» Directions for this task:
Only the lines from the one holding "On the initial" to the final line of the material below belong in the answer, transcribed exactly.
Exercise inputs: Begin
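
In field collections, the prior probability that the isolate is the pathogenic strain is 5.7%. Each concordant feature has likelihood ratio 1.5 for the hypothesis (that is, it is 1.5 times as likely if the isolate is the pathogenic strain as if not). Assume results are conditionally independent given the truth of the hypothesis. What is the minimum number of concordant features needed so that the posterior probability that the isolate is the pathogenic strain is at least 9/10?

Prior odds: 0.057 ÷ 0.943 = 57/943.
Likelihood ratio per concordant feature = 1.5.
Target posterior odds = 0.9/0.1 = 9.
Need (57/943) × 1.5ⁿ ≥ 9, i.e. 1.5ⁿ ≥ 2829/19.
1.5¹² = 531441/4096 falls short of 2829/19 but 1.5¹³ = 1594323/8192 reaches it, so n = 13.

13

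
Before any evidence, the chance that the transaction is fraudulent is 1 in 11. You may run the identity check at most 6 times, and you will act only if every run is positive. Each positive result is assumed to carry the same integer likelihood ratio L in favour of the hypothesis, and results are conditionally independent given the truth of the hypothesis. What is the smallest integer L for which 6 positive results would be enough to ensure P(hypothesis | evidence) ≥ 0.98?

3

Prior odds = (1/11)/(10/11) = 0.1.
Target odds = 0.98/0.02 = 49.
Need L⁶ ≥ 49 ÷ 0.1 = 490.
2⁶ = 64 < 490 ≤ 729 = 3⁶, so L = 3.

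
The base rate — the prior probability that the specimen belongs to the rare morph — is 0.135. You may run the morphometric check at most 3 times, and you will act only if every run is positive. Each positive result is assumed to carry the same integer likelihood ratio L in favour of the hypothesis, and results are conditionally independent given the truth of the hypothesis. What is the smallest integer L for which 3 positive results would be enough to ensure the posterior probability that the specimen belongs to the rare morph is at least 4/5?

3

Prior odds = 0.135/0.865 = 27/173.
Target odds = 0.8/0.2 = 4.
Need L³ ≥ 4 ÷ (27/173) = 692/27.
2³ = 8 < 692/27 ≤ 27 = 3³, so L = 3.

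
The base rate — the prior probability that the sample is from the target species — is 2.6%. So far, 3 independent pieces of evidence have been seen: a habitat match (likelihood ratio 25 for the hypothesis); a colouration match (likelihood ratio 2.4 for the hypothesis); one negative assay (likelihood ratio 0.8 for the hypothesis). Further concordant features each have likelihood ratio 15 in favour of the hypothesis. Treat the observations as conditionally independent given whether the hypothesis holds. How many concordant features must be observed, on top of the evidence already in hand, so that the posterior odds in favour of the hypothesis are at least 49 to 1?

2

Prior odds = 0.026/0.974 = 13/487.
Combined Bayes factor of the evidence already in hand = 25 × 2.4 × 0.8 = 48.
Odds after that evidence = (13/487) × 48 = 624/487.
Target odds = 49.
Need 15ⁿ ≥ 49 ÷ (624/487) = 23863/624.
15¹ = 15 falls short of 23863/624 but 15² = 225 reaches it, so n = 2.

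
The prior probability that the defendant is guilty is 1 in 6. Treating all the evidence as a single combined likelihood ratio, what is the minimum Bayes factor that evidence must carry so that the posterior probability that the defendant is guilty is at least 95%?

Prior odds = (1/6)/(5/6) = 0.2.
Target odds = 0.95/0.05 = 19.
Required Bayes factor = 19 ÷ 0.2 = 95.

95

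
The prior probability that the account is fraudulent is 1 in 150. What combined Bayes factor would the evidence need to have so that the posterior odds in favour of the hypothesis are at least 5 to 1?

745

Prior odds = (1/150)/(149/150) = 1/149.
Target odds = 5.
Required Bayes factor = 5 ÷ (1/149) = 745.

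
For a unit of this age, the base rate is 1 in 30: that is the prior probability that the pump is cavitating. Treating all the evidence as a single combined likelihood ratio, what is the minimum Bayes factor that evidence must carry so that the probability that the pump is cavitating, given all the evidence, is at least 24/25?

696

Prior odds = (1/30)/(29/30) = 1/29.
Target odds = 0.96/0.04 = 24.
Required Bayes factor = 24 ÷ (1/29) = 696.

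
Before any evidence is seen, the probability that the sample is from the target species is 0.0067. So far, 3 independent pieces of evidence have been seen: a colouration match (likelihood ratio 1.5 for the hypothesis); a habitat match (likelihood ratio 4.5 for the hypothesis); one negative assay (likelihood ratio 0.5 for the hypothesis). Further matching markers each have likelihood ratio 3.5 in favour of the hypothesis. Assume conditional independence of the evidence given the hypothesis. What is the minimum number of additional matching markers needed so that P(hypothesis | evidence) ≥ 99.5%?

8

Prior odds = 0.0067/0.9933 = 67/9933.
Combined Bayes factor of the evidence already in hand = 1.5 × 4.5 × 0.5 = 3.375.
Odds after that evidence = (67/9933) × 3.375 = 603/26488.
Target odds = 0.995/0.005 = 199.
Need 3.5ⁿ ≥ 199 ÷ (603/26488) = 5271112/603.
3.5⁷ = 823543/128 falls short of 5271112/603 but 3.5⁸ = 5764801/256 reaches it, so n = 8.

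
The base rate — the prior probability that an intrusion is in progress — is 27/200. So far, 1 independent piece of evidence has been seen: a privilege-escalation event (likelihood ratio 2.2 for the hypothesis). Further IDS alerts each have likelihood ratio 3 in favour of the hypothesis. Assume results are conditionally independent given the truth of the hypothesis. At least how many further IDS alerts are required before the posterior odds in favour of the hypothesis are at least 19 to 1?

4

Prior odds = 0.135/0.865 = 27/173.
Bayes factor of the evidence already in hand = 2.2.
Odds after that evidence = (27/173) × 2.2 = 297/865.
Target odds = 19.
Need 3ⁿ ≥ 19 ÷ (297/865) = 16435/297.
3³ = 27 falls short of 16435/297 but 3⁴ = 81 reaches it, so n = 4.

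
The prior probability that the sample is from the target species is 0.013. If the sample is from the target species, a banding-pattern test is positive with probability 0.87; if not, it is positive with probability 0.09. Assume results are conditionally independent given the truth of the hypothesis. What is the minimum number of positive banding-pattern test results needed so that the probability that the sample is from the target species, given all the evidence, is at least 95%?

4

Prior odds: 0.013 ÷ 0.987 = 13/987.
Likelihood ratio of a positive = 0.87/0.09 = 29/3.
Target posterior odds = 0.95/0.05 = 19.
Need (13/987) × (29/3)ⁿ ≥ 19, i.e. (29/3)ⁿ ≥ 18753/13.
(29/3)³ = 24389/27 falls short of 18753/13 but (29/3)⁴ = 707281/81 reaches it, so n = 4.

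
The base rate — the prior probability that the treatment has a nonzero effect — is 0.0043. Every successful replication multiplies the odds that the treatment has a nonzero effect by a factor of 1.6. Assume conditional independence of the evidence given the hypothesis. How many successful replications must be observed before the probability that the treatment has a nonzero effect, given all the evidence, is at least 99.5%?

23

Prior odds = 0.0043/0.9957 = 43/9957.
Likelihood ratio per successful replication = 1.6.
Target posterior odds = 0.995/0.005 = 199.
Need (43/9957) × 1.6ⁿ ≥ 199, i.e. 1.6ⁿ ≥ 1981443/43.
1.6²² ≈30948.5 falls short of 1981443/43 but 1.6²³ ≈49517.6 reaches it, so n = 23.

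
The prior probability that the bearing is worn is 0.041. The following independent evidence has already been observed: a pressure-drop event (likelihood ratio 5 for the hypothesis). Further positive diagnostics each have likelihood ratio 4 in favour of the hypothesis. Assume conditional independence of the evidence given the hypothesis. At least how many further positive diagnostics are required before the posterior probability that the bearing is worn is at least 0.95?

Prior odds = 0.041/0.959 = 41/959.
Bayes factor of the evidence already in hand = 5.
Odds after that evidence = (41/959) × 5 = 205/959.
Target odds = 0.95/0.05 = 19.
Need 4ⁿ ≥ 19 ÷ (205/959) = 18221/205.
4³ = 64 falls short of 18221/205 but 4⁴ = 256 reaches it, so n = 4.

4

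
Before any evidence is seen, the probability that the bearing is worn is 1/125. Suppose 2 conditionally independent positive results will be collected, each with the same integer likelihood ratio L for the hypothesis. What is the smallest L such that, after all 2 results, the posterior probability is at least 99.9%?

Prior odds = 0.008/0.992 = 1/124.
Target odds = 0.999/0.001 = 999.
Need L² ≥ 999 ÷ (1/124) = 123876.
351² = 123201 < 123876 ≤ 123904 = 352², so L = 352.

352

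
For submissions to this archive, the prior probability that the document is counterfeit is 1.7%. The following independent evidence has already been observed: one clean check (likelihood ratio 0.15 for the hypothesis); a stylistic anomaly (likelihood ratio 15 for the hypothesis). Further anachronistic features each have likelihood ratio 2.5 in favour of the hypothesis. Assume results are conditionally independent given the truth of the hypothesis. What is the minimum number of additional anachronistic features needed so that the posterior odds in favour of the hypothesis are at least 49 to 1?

Prior odds = 0.017/0.983 = 17/983.
Combined Bayes factor of the evidence already in hand = 0.15 × 15 = 2.25.
Odds after that evidence = (17/983) × 2.25 = 153/3932.
Target odds = 49.
Need 2.5ⁿ ≥ 49 ÷ (153/3932) = 192668/153.
2.5⁷ = 610.3515625 falls short of 192668/153 but 2.5⁸ = 390625/256 reaches it, so n = 8.

8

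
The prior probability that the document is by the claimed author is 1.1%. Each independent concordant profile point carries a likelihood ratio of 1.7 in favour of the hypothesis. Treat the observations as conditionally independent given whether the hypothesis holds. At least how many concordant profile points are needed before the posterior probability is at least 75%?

11

Prior odds = 0.011/0.989 = 11/989.
Likelihood ratio per concordant profile point = 1.7.
Target odds: 0.75 ÷ 0.25 = 3.
Require 1.7ⁿ ≥ 3 ÷ (11/989) = 2967/11.
1.7¹⁰ ≈201.599 falls short of 2967/11 but 1.7¹¹ ≈342.719 reaches it, so n = 11.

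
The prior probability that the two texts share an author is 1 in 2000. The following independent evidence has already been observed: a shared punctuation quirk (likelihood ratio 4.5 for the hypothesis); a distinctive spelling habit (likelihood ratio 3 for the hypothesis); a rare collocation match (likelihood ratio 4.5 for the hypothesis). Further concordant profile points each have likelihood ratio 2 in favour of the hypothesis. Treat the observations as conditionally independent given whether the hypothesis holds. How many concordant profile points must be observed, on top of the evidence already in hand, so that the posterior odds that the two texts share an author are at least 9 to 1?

9

Prior odds = 0.0005/0.9995 = 1/1999.
Combined Bayes factor of the evidence already in hand = 4.5 × 3 × 4.5 = 60.75.
Odds after that evidence = (1/1999) × 60.75 = 243/7996.
Target odds = 9.
Need 2ⁿ ≥ 9 ÷ (243/7996) = 7996/27.
2⁸ = 256 falls short of 7996/27 but 2⁹ = 512 reaches it, so n = 9.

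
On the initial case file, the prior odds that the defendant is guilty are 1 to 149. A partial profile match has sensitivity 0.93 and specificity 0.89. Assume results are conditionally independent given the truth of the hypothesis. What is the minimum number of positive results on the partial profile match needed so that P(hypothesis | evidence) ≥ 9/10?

4

Prior odds = 1/149.
False-positive rate = 1 − 0.89 = 0.11; likelihood ratio of a positive = 0.93/0.11 = 93/11.
Target posterior odds = 0.9/0.1 = 9.
Require (93/11)ⁿ ≥ 9 ÷ (1/149) = 1341.
(93/11)³ = 804357/1331 falls short of 1341 but (93/11)⁴ = 74805201/14641 reaches it, so n = 4.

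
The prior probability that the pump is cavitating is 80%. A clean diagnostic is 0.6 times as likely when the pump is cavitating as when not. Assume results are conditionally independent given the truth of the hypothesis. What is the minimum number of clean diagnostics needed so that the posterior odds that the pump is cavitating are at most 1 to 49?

Prior odds: 0.8 ÷ 0.2 = 4.
Likelihood ratio per clean diagnostic = 0.6.
Target odds = 1/49.
Require 0.6ⁿ ≤ 1/49 ÷ 4 = 1/196.
0.6¹⁰ = 59049/9765625 is still above 1/196 but 0.6¹¹ = 177147/48828125 is at or below it, so n = 11.

11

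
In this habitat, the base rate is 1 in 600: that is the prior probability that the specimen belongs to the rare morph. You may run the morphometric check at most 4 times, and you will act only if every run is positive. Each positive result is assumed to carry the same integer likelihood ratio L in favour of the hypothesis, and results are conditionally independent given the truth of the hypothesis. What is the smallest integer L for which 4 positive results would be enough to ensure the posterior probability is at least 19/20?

Prior odds = (1/600)/(599/600) = 1/599.
Target odds = 0.95/0.05 = 19.
Need L⁴ ≥ 19 ÷ (1/599) = 11381.
10⁴ = 10000 < 11381 ≤ 14641 = 11⁴, so L = 11.

11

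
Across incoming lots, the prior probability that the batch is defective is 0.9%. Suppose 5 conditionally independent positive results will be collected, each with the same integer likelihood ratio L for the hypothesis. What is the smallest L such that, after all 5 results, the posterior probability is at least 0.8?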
Exercise inputs: End
» Output of the exercise:
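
On the initial case file, the prior odds that the defendant is guilty are 1 to 149. A partial profile match has sensitivity 0.93 and specificity 0.89. Assume results are conditionally independent given the truth of the hypothesis. What is the minimum number of positive results on the partial profile match needed so that P(hypothesis | evidence) ≥ 9/10?

4

Prior odds = 1/149.
False-positive rate = 1 − 0.89 = 0.11; likelihood ratio of a positive = 0.93/0.11 = 93/11.
Target posterior odds = 0.9/0.1 = 9.
Require (93/11)ⁿ ≥ 9 ÷ (1/149) = 1341.
(93/11)³ = 804357/1331 falls short of 1341 but (93/11)⁴ = 74805201/14641 reaches it, so n = 4.

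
The prior probability that the pump is cavitating is 80%. A clean diagnostic is 0.6 times as likely when the pump is cavitating as when not. Assume results are conditionally independent given the truth of the hypothesis. What is the minimum number of clean diagnostics needed so that the posterior odds that the pump is cavitating are at most 1 to 49?

Prior odds: 0.8 ÷ 0.2 = 4.
Likelihood ratio per clean diagnostic = 0.6.
Target odds = 1/49.
Require 0.6ⁿ ≤ 1/49 ÷ 4 = 1/196.
0.6¹⁰ = 59049/9765625 is still above 1/196 but 0.6¹¹ = 177147/48828125 is at or below it, so n = 11.

11

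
In this habitat, the base rate is 1 in 600: that is the prior probability that the specimen belongs to the rare morph. You may run the morphometric check at most 4 times, and you will act only if every run is positive. Each positive result is assumed to carry the same integer likelihood ratio L in favour of the hypothesis, and results are conditionally independent given the truth of the hypothesis. What is the smallest integer L for which 4 positive results would be enough to ensure the posterior probability is at least 19/20?

Prior odds = (1/600)/(599/600) = 1/599.
Target odds = 0.95/0.05 = 19.
Need L⁴ ≥ 19 ÷ (1/599) = 11381.
10⁴ = 10000 < 11381 ≤ 14641 = 11⁴, so L = 11.

11

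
Across incoming lots, the prior probability that the batch is defective is 0.9%. Suppose 5 conditionally independent positive results will be collected, each with the same integer likelihood ratio L for the hypothesis. What is the smallest L such that, after all 5 results, the posterior probability is at least 0.8?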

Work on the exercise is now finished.